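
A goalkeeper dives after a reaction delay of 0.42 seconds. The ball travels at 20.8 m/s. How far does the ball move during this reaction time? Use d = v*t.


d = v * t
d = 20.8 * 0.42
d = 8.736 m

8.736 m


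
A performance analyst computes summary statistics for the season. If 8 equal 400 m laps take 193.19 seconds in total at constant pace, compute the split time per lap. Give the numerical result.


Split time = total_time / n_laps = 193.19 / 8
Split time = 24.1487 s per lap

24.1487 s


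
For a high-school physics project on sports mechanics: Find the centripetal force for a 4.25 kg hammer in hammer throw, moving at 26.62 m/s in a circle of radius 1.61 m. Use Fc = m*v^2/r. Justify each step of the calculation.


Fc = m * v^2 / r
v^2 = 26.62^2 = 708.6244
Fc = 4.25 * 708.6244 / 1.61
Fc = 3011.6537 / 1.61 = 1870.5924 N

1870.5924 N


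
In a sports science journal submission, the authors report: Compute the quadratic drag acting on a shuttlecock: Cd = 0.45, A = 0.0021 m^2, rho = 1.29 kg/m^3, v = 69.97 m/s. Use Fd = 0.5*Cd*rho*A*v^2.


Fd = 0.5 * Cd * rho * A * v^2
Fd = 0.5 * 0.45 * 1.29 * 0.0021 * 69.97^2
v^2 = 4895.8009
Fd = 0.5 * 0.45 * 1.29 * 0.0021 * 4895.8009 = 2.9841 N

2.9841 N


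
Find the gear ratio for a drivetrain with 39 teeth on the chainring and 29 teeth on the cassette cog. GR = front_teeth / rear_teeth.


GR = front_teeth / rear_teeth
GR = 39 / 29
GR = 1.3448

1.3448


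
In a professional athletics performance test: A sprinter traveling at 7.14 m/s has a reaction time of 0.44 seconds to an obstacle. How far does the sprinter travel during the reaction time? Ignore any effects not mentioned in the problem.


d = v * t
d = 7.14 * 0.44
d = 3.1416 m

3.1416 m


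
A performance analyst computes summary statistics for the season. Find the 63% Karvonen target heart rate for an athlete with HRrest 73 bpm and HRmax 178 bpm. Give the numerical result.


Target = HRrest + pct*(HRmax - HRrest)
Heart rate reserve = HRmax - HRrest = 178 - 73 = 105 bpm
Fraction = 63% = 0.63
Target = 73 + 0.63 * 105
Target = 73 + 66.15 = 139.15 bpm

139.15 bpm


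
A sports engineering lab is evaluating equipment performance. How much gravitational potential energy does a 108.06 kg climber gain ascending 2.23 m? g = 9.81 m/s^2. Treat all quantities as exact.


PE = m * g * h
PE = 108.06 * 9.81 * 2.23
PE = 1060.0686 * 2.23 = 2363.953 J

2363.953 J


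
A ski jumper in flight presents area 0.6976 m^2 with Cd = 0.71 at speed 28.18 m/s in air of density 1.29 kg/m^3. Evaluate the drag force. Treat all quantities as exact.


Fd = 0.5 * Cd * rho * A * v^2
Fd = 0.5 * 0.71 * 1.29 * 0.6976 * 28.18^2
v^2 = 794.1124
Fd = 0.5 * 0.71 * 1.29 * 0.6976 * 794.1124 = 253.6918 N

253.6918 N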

◆ **Work item**: With every word kept as it is, set down the entries again.

◆ **Result of the task**:
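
A goalkeeper dives after a reaction delay of 0.42 seconds. The ball travels at 20.8 m/s. How far does the ball move during this reaction time? Use d = v*t.


d = v * t
d = 20.8 * 0.42
d = 8.736 m

8.736 m


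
A performance analyst computes summary statistics for the season. If 8 equal 400 m laps take 193.19 seconds in total at constant pace, compute the split time per lap. Give the numerical result.


Split time = total_time / n_laps = 193.19 / 8
Split time = 24.1487 s per lap

24.1487 s


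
For a high-school physics project on sports mechanics: Find the centripetal force for a 4.25 kg hammer in hammer throw, moving at 26.62 m/s in a circle of radius 1.61 m. Use Fc = m*v^2/r. Justify each step of the calculation.


Fc = m * v^2 / r
v^2 = 26.62^2 = 708.6244
Fc = 4.25 * 708.6244 / 1.61
Fc = 3011.6537 / 1.61 = 1870.5924 N

1870.5924 N


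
In a sports science journal submission, the authors report: Compute the quadratic drag acting on a shuttlecock: Cd = 0.45, A = 0.0021 m^2, rho = 1.29 kg/m^3, v = 69.97 m/s. Use Fd = 0.5*Cd*rho*A*v^2.


Fd = 0.5 * Cd * rho * A * v^2
Fd = 0.5 * 0.45 * 1.29 * 0.0021 * 69.97^2
v^2 = 4895.8009
Fd = 0.5 * 0.45 * 1.29 * 0.0021 * 4895.8009 = 2.9841 N

2.9841 N


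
Find the gear ratio for a drivetrain with 39 teeth on the chainring and 29 teeth on the cassette cog. GR = front_teeth / rear_teeth.


GR = front_teeth / rear_teeth
GR = 39 / 29
GR = 1.3448

1.3448


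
In a professional athletics performance test: A sprinter traveling at 7.14 m/s has a reaction time of 0.44 seconds to an obstacle. How far does the sprinter travel during the reaction time? Ignore any effects not mentioned in the problem.


d = v * t
d = 7.14 * 0.44
d = 3.1416 m

3.1416 m


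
A performance analyst computes summary statistics for the season. Find the 63% Karvonen target heart rate for an athlete with HRrest 73 bpm and HRmax 178 bpm. Give the numerical result.


Target = HRrest + pct*(HRmax - HRrest)
Heart rate reserve = HRmax - HRrest = 178 - 73 = 105 bpm
Fraction = 63% = 0.63
Target = 73 + 0.63 * 105
Target = 73 + 66.15 = 139.15 bpm

139.15 bpm


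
A sports engineering lab is evaluating equipment performance. How much gravitational potential energy does a 108.06 kg climber gain ascending 2.23 m? g = 9.81 m/s^2. Treat all quantities as exact.


PE = m * g * h
PE = 108.06 * 9.81 * 2.23
PE = 1060.0686 * 2.23 = 2363.953 J

2363.953 J


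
A ski jumper in flight presents area 0.6976 m^2 with Cd = 0.71 at speed 28.18 m/s in air of density 1.29 kg/m^3. Evaluate the drag force. Treat all quantities as exact.


Fd = 0.5 * Cd * rho * A * v^2
Fd = 0.5 * 0.71 * 1.29 * 0.6976 * 28.18^2
v^2 = 794.1124
Fd = 0.5 * 0.71 * 1.29 * 0.6976 * 794.1124 = 253.6918 N

253.6918 N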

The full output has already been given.